[Extracted records]

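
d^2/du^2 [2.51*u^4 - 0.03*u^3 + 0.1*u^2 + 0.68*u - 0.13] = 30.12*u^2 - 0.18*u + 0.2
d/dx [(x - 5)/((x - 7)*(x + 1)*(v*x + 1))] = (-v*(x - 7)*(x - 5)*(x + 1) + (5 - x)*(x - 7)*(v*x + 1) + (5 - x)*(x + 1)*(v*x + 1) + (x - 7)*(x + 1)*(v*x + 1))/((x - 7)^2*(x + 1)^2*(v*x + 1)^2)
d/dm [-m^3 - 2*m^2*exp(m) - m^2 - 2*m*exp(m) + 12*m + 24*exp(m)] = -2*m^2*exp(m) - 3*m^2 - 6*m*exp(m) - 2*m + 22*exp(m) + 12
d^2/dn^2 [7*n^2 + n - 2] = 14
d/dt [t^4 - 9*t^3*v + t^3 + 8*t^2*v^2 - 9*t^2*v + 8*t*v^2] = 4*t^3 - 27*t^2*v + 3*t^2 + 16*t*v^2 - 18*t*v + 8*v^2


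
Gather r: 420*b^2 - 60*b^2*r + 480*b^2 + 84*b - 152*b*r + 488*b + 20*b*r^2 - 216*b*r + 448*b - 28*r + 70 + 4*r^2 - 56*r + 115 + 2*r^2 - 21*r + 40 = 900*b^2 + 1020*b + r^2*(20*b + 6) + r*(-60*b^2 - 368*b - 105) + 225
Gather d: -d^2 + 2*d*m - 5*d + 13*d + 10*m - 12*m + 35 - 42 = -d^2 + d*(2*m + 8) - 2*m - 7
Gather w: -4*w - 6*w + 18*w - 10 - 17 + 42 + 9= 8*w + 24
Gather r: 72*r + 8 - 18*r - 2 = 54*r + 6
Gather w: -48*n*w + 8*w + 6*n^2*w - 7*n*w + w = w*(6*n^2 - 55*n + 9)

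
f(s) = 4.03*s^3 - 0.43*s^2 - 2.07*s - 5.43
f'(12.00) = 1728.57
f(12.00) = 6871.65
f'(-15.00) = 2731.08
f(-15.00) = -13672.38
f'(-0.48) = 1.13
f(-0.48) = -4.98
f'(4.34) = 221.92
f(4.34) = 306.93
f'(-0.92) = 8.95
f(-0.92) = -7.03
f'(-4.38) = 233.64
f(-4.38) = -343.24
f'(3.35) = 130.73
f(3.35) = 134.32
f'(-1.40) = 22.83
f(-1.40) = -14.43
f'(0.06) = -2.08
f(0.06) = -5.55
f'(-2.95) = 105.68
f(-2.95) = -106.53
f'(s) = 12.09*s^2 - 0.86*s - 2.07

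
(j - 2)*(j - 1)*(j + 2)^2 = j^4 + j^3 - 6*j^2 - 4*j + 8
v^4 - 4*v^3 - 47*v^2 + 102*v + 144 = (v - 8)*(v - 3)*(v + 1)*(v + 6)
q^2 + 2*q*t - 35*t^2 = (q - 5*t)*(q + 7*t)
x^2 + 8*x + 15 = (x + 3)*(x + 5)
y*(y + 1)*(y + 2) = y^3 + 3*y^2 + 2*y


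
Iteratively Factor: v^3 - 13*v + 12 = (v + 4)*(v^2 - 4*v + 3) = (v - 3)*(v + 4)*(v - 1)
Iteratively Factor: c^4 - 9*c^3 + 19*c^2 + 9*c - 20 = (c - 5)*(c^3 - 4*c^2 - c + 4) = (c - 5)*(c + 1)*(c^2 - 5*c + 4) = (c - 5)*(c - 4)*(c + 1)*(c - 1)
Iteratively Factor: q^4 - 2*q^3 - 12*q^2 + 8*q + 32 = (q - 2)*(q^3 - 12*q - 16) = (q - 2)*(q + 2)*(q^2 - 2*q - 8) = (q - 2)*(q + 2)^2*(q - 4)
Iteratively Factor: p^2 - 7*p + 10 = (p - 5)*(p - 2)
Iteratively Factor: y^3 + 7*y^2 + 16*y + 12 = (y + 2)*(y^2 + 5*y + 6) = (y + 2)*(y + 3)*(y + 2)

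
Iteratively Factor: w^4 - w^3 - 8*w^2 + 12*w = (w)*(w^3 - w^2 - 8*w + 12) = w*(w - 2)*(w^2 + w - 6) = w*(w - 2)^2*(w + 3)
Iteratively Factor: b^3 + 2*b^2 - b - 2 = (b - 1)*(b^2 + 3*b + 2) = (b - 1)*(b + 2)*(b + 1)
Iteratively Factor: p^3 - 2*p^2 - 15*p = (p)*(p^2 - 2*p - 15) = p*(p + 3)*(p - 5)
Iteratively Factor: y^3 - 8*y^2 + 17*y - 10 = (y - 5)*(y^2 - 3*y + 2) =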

> _TASK DETAILS_:
Restate, word for word and with nothing added, the lines from the beginning of the records above through the line that contains "Gather r: 72*r + 8 - 18*r - 2 = 54*r + 6".

> _EXPECTED OUTPUT_:
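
d^2/du^2 [2.51*u^4 - 0.03*u^3 + 0.1*u^2 + 0.68*u - 0.13] = 30.12*u^2 - 0.18*u + 0.2
d/dx [(x - 5)/((x - 7)*(x + 1)*(v*x + 1))] = (-v*(x - 7)*(x - 5)*(x + 1) + (5 - x)*(x - 7)*(v*x + 1) + (5 - x)*(x + 1)*(v*x + 1) + (x - 7)*(x + 1)*(v*x + 1))/((x - 7)^2*(x + 1)^2*(v*x + 1)^2)
d/dm [-m^3 - 2*m^2*exp(m) - m^2 - 2*m*exp(m) + 12*m + 24*exp(m)] = -2*m^2*exp(m) - 3*m^2 - 6*m*exp(m) - 2*m + 22*exp(m) + 12
d^2/dn^2 [7*n^2 + n - 2] = 14
d/dt [t^4 - 9*t^3*v + t^3 + 8*t^2*v^2 - 9*t^2*v + 8*t*v^2] = 4*t^3 - 27*t^2*v + 3*t^2 + 16*t*v^2 - 18*t*v + 8*v^2


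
Gather r: 420*b^2 - 60*b^2*r + 480*b^2 + 84*b - 152*b*r + 488*b + 20*b*r^2 - 216*b*r + 448*b - 28*r + 70 + 4*r^2 - 56*r + 115 + 2*r^2 - 21*r + 40 = 900*b^2 + 1020*b + r^2*(20*b + 6) + r*(-60*b^2 - 368*b - 105) + 225
Gather d: -d^2 + 2*d*m - 5*d + 13*d + 10*m - 12*m + 35 - 42 = -d^2 + d*(2*m + 8) - 2*m - 7
Gather w: -4*w - 6*w + 18*w - 10 - 17 + 42 + 9= 8*w + 24
Gather r: 72*r + 8 - 18*r - 2 = 54*r + 6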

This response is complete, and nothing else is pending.